Tell how many lines in the data below hold the string "Factor"; give nothing but the number.

DATA FOR ANALYSIS:

+===+

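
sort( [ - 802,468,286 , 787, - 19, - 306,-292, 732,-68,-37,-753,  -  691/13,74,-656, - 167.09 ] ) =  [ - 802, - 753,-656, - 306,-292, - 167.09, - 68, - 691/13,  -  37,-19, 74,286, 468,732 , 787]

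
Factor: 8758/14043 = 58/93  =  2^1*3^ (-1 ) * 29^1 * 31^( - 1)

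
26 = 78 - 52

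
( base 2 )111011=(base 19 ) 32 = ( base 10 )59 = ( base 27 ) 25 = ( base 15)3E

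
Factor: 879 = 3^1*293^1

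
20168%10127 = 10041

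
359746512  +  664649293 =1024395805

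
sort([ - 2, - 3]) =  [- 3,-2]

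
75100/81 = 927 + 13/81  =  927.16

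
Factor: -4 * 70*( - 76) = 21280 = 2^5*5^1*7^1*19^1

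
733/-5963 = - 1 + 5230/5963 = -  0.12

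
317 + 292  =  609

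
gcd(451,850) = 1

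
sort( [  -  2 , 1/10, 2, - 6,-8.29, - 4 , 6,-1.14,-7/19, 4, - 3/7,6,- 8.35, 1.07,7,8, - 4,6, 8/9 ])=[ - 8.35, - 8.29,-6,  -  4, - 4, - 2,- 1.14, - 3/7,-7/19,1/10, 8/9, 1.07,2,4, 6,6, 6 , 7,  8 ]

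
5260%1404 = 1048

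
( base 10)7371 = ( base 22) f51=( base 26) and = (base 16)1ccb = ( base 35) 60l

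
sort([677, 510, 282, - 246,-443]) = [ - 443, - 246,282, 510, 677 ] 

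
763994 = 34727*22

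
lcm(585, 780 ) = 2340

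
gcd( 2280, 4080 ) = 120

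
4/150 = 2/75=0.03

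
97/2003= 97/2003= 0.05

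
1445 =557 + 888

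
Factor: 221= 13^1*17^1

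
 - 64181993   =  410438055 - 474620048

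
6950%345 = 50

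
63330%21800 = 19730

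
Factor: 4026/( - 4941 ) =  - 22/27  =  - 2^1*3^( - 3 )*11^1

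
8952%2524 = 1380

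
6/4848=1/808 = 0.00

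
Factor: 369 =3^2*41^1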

+===+

RESPONSE: 6